▶ _Work request_: Read the records below. Copy each line where the string "already" occurs.

▶ _Available data_:
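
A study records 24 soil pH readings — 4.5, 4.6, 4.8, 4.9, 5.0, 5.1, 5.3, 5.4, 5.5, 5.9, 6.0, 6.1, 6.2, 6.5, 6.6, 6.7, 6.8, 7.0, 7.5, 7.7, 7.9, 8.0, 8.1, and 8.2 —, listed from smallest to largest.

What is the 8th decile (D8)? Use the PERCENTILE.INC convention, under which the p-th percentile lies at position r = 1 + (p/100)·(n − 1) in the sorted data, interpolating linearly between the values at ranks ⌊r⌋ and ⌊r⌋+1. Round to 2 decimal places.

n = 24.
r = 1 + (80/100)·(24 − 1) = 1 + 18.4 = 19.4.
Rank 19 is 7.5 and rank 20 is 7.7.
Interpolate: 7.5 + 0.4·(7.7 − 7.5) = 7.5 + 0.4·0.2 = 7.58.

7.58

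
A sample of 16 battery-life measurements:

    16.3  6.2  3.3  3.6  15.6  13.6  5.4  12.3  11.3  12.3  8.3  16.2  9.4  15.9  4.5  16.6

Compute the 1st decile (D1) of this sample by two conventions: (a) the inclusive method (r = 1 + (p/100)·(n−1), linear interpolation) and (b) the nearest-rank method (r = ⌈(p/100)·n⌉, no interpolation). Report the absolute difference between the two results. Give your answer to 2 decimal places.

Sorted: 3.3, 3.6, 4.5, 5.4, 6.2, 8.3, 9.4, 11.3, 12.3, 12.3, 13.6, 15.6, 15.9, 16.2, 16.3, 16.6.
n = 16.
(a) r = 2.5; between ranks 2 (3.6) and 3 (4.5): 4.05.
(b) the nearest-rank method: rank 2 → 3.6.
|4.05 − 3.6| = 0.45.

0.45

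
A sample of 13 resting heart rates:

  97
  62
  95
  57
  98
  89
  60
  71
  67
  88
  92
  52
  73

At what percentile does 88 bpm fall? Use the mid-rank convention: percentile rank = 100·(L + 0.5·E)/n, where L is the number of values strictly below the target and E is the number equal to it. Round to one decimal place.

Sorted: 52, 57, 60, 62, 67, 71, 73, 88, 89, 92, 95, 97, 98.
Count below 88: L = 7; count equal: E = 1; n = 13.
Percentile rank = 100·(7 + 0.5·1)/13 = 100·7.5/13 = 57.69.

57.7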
==
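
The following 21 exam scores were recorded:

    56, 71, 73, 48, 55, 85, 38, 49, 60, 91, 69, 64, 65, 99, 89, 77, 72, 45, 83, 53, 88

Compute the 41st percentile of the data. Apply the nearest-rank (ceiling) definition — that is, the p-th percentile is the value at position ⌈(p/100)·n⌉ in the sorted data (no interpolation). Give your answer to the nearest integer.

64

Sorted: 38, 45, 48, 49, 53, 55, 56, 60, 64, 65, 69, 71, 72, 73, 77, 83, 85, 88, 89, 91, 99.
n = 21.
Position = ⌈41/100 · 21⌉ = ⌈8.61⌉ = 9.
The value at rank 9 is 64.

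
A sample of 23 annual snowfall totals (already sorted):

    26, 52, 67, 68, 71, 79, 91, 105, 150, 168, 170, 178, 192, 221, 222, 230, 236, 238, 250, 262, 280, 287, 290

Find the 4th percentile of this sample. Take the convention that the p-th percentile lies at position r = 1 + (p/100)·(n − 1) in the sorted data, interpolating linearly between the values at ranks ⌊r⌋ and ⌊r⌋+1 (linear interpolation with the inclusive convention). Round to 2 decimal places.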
--
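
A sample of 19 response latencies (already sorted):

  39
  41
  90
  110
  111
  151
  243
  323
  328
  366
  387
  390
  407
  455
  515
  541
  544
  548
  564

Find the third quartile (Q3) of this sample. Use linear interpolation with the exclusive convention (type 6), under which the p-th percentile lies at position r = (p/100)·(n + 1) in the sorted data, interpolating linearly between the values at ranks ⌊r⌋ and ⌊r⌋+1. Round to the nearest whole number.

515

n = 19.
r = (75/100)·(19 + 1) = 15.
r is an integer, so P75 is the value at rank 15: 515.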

▶ _Solved problem_:
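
A sample of 23 annual snowfall totals (already sorted):
A sample of 19 response latencies (already sorted):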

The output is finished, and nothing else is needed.